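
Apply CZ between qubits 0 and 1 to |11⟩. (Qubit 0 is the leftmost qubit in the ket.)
-|11⟩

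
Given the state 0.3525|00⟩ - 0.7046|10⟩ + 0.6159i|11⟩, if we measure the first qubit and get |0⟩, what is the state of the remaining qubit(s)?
|0⟩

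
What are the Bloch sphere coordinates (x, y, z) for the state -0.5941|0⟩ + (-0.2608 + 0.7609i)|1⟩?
(0.3099, -0.9041, -0.294)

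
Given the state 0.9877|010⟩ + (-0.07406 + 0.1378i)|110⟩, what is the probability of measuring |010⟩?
0.9756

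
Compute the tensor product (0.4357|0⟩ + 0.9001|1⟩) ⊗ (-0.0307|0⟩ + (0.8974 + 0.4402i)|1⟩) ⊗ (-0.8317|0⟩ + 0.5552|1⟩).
0.01112|000⟩ - 0.007426|001⟩ + (-0.3252 - 0.1595i)|010⟩ + (0.2171 + 0.1065i)|011⟩ + 0.02298|100⟩ - 0.01534|101⟩ + (-0.6718 - 0.3295i)|110⟩ + (0.4485 + 0.22i)|111⟩

amp(|b₁b₂…⟩) = product of the factor amplitudes for bits b₁, b₂, …; only kets whose every factor amplitude is nonzero survive.
|000⟩: (0.4357)(-0.0307)(-0.8317) = 0.01112
|001⟩: (0.4357)(-0.0307)(0.5552) = -0.007426
|010⟩: (0.4357)(0.8974 + 0.4402i)(-0.8317) = (-0.3252 - 0.1595i)
|011⟩: (0.4357)(0.8974 + 0.4402i)(0.5552) = (0.2171 + 0.1065i)
|100⟩: (0.9001)(-0.0307)(-0.8317) = 0.02298
|101⟩: (0.9001)(-0.0307)(0.5552) = -0.01534
|110⟩: (0.9001)(0.8974 + 0.4402i)(-0.8317) = (-0.6718 - 0.3295i)
|111⟩: (0.9001)(0.8974 + 0.4402i)(0.5552) = (0.4485 + 0.22i)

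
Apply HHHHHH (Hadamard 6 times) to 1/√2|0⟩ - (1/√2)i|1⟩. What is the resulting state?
1/√2|0⟩ - (1/√2)i|1⟩

H² = I, so an even number of Hadamards cancels: H^6 = I and the state is unchanged.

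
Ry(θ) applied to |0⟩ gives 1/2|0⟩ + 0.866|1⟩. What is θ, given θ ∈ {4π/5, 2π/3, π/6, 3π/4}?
2π/3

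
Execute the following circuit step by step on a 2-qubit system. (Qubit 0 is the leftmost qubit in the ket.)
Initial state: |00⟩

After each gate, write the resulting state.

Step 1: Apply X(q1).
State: |01⟩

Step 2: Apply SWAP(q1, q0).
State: |10⟩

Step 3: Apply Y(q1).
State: i|11⟩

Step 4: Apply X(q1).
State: i|10⟩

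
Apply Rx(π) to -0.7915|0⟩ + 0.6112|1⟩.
-0.6112i|0⟩ + 0.7915i|1⟩

Rx(π) = [[cos(θ/2), −i·sin(θ/2)], [−i·sin(θ/2), cos(θ/2)]]; θ = π, cos(θ/2) ≈ 0, sin(θ/2) ≈ 1.
With a = amp(|0⟩) = -0.7915 and b = amp(|1⟩) = 0.6112:
new amp(|0⟩) = (-i)·b = -0.6112i
new amp(|1⟩) = (-i)·a = 0.7915i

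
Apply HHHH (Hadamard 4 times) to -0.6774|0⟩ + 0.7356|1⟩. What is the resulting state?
-0.6774|0⟩ + 0.7356|1⟩

H² = I, so an even number of Hadamards cancels: H^4 = I and the state is unchanged.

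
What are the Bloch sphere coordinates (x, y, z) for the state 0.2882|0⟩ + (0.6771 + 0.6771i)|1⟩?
(0.3903, 0.3903, -0.8339)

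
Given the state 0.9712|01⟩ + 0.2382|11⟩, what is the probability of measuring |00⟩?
0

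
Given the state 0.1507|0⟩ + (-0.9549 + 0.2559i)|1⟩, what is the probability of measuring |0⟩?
0.02271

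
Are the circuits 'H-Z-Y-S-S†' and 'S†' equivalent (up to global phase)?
No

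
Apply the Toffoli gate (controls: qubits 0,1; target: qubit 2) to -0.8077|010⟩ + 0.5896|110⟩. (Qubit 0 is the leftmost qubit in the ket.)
-0.8077|010⟩ + 0.5896|111⟩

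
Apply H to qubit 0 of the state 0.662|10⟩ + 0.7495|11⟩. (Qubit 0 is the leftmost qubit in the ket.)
0.4681|00⟩ + 0.53|01⟩ - 0.4681|10⟩ - 0.53|11⟩

H on qubit 0 mixes each pair of kets that differ only in qubit 0: amplitudes (a, b) of (|…0…⟩, |…1…⟩) become ((a + b)/√2, (a − b)/√2). Kets absent from the input have amplitude 0.
(|00⟩, |10⟩): (a, b) = (0, 0.662) → (0.4681, -0.4681)
(|01⟩, |11⟩): (a, b) = (0, 0.7495) → (0.53, -0.53)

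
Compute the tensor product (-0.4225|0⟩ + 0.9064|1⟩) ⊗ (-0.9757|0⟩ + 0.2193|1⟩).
0.4122|00⟩ - 0.09265|01⟩ - 0.8844|10⟩ + 0.1988|11⟩

amp(|b₁b₂…⟩) = product of the factor amplitudes for bits b₁, b₂, …; only kets whose every factor amplitude is nonzero survive.
|00⟩: (-0.4225)(-0.9757) = 0.4122
|01⟩: (-0.4225)(0.2193) = -0.09265
|10⟩: (0.9064)(-0.9757) = -0.8844
|11⟩: (0.9064)(0.2193) = 0.1988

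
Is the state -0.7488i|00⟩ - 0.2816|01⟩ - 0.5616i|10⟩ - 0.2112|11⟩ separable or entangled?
Separable

Writing the state as a|00⟩ + b|01⟩ + c|10⟩ + d|11⟩, it is a product state iff ad − bc = 0.
Here (a, b, c, d) = (-0.7488i, -0.2816, -0.5616i, -0.2112): ad − bc = (-0.7488i)(-0.2112) − (-0.2816)(-0.5616i) = 0, so the state is separable.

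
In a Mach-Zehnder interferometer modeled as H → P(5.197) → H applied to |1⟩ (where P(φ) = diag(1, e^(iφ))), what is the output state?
(0.2671 + 0.4424i)|0⟩ + (0.7329 - 0.4424i)|1⟩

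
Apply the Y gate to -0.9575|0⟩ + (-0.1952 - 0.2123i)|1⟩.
(-0.2123 + 0.1952i)|0⟩ - 0.9575i|1⟩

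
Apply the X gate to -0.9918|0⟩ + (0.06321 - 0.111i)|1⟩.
(0.06321 - 0.111i)|0⟩ - 0.9918|1⟩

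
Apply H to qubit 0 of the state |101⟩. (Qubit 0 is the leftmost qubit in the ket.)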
#####
▸ **Task instructions**
Go through the listing above and restate it word for word.

▸ **Written answer**
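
Apply CZ between qubits 0 and 1 to |11⟩. (Qubit 0 is the leftmost qubit in the ket.)
-|11⟩

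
Given the state 0.3525|00⟩ - 0.7046|10⟩ + 0.6159i|11⟩, if we measure the first qubit and get |0⟩, what is the state of the remaining qubit(s)?
|0⟩

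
What are the Bloch sphere coordinates (x, y, z) for the state -0.5941|0⟩ + (-0.2608 + 0.7609i)|1⟩?
(0.3099, -0.9041, -0.294)

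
Given the state 0.9877|010⟩ + (-0.07406 + 0.1378i)|110⟩, what is the probability of measuring |010⟩?
0.9756

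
Compute the tensor product (0.4357|0⟩ + 0.9001|1⟩) ⊗ (-0.0307|0⟩ + (0.8974 + 0.4402i)|1⟩) ⊗ (-0.8317|0⟩ + 0.5552|1⟩).
0.01112|000⟩ - 0.007426|001⟩ + (-0.3252 - 0.1595i)|010⟩ + (0.2171 + 0.1065i)|011⟩ + 0.02298|100⟩ - 0.01534|101⟩ + (-0.6718 - 0.3295i)|110⟩ + (0.4485 + 0.22i)|111⟩

amp(|b₁b₂…⟩) = product of the factor amplitudes for bits b₁, b₂, …; only kets whose every factor amplitude is nonzero survive.
|000⟩: (0.4357)(-0.0307)(-0.8317) = 0.01112
|001⟩: (0.4357)(-0.0307)(0.5552) = -0.007426
|010⟩: (0.4357)(0.8974 + 0.4402i)(-0.8317) = (-0.3252 - 0.1595i)
|011⟩: (0.4357)(0.8974 + 0.4402i)(0.5552) = (0.2171 + 0.1065i)
|100⟩: (0.9001)(-0.0307)(-0.8317) = 0.02298
|101⟩: (0.9001)(-0.0307)(0.5552) = -0.01534
|110⟩: (0.9001)(0.8974 + 0.4402i)(-0.8317) = (-0.6718 - 0.3295i)
|111⟩: (0.9001)(0.8974 + 0.4402i)(0.5552) = (0.4485 + 0.22i)

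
Apply HHHHHH (Hadamard 6 times) to 1/√2|0⟩ - (1/√2)i|1⟩. What is the resulting state?
1/√2|0⟩ - (1/√2)i|1⟩

H² = I, so an even number of Hadamards cancels: H^6 = I and the state is unchanged.

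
Ry(θ) applied to |0⟩ gives 1/2|0⟩ + 0.866|1⟩. What is θ, given θ ∈ {4π/5, 2π/3, π/6, 3π/4}?
2π/3

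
Execute the following circuit step by step on a 2-qubit system. (Qubit 0 is the leftmost qubit in the ket.)
Initial state: |00⟩

After each gate, write the resulting state.

Step 1: Apply X(q1).
State: |01⟩

Step 2: Apply SWAP(q1, q0).
State: |10⟩

Step 3: Apply Y(q1).
State: i|11⟩

Step 4: Apply X(q1).
State: i|10⟩

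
Apply Rx(π) to -0.7915|0⟩ + 0.6112|1⟩.
-0.6112i|0⟩ + 0.7915i|1⟩

Rx(π) = [[cos(θ/2), −i·sin(θ/2)], [−i·sin(θ/2), cos(θ/2)]]; θ = π, cos(θ/2) ≈ 0, sin(θ/2) ≈ 1.
With a = amp(|0⟩) = -0.7915 and b = amp(|1⟩) = 0.6112:
new amp(|0⟩) = (-i)·b = -0.6112i
new amp(|1⟩) = (-i)·a = 0.7915i

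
Apply HHHH (Hadamard 4 times) to -0.6774|0⟩ + 0.7356|1⟩. What is the resulting state?
-0.6774|0⟩ + 0.7356|1⟩

H² = I, so an even number of Hadamards cancels: H^4 = I and the state is unchanged.

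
What are the Bloch sphere coordinates (x, y, z) for the state 0.2882|0⟩ + (0.6771 + 0.6771i)|1⟩?
(0.3903, 0.3903, -0.8339)

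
Given the state 0.9712|01⟩ + 0.2382|11⟩, what is the probability of measuring |00⟩?
0

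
Given the state 0.1507|0⟩ + (-0.9549 + 0.2559i)|1⟩, what is the probability of measuring |0⟩?
0.02271

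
Are the circuits 'H-Z-Y-S-S†' and 'S†' equivalent (up to global phase)?
No

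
Apply the Toffoli gate (controls: qubits 0,1; target: qubit 2) to -0.8077|010⟩ + 0.5896|110⟩. (Qubit 0 is the leftmost qubit in the ket.)
-0.8077|010⟩ + 0.5896|111⟩

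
Apply H to qubit 0 of the state 0.662|10⟩ + 0.7495|11⟩. (Qubit 0 is the leftmost qubit in the ket.)
0.4681|00⟩ + 0.53|01⟩ - 0.4681|10⟩ - 0.53|11⟩

H on qubit 0 mixes each pair of kets that differ only in qubit 0: amplitudes (a, b) of (|…0…⟩, |…1…⟩) become ((a + b)/√2, (a − b)/√2). Kets absent from the input have amplitude 0.
(|00⟩, |10⟩): (a, b) = (0, 0.662) → (0.4681, -0.4681)
(|01⟩, |11⟩): (a, b) = (0, 0.7495) → (0.53, -0.53)

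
Compute the tensor product (-0.4225|0⟩ + 0.9064|1⟩) ⊗ (-0.9757|0⟩ + 0.2193|1⟩).
0.4122|00⟩ - 0.09265|01⟩ - 0.8844|10⟩ + 0.1988|11⟩

amp(|b₁b₂…⟩) = product of the factor amplitudes for bits b₁, b₂, …; only kets whose every factor amplitude is nonzero survive.
|00⟩: (-0.4225)(-0.9757) = 0.4122
|01⟩: (-0.4225)(0.2193) = -0.09265
|10⟩: (0.9064)(-0.9757) = -0.8844
|11⟩: (0.9064)(0.2193) = 0.1988

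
Is the state -0.7488i|00⟩ - 0.2816|01⟩ - 0.5616i|10⟩ - 0.2112|11⟩ separable or entangled?
Separable

Writing the state as a|00⟩ + b|01⟩ + c|10⟩ + d|11⟩, it is a product state iff ad − bc = 0.
Here (a, b, c, d) = (-0.7488i, -0.2816, -0.5616i, -0.2112): ad − bc = (-0.7488i)(-0.2112) − (-0.2816)(-0.5616i) = 0, so the state is separable.

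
In a Mach-Zehnder interferometer modeled as H → P(5.197) → H applied to |1⟩ (where P(φ) = diag(1, e^(iφ))), what is the output state?
(0.2671 + 0.4424i)|0⟩ + (0.7329 - 0.4424i)|1⟩

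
Apply the Y gate to -0.9575|0⟩ + (-0.1952 - 0.2123i)|1⟩.
(-0.2123 + 0.1952i)|0⟩ - 0.9575i|1⟩

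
Apply the X gate to -0.9918|0⟩ + (0.06321 - 0.111i)|1⟩.
(0.06321 - 0.111i)|0⟩ - 0.9918|1⟩

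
Apply H to qubit 0 of the state |101⟩. (Qubit 0 is the leftmost qubit in the ket.)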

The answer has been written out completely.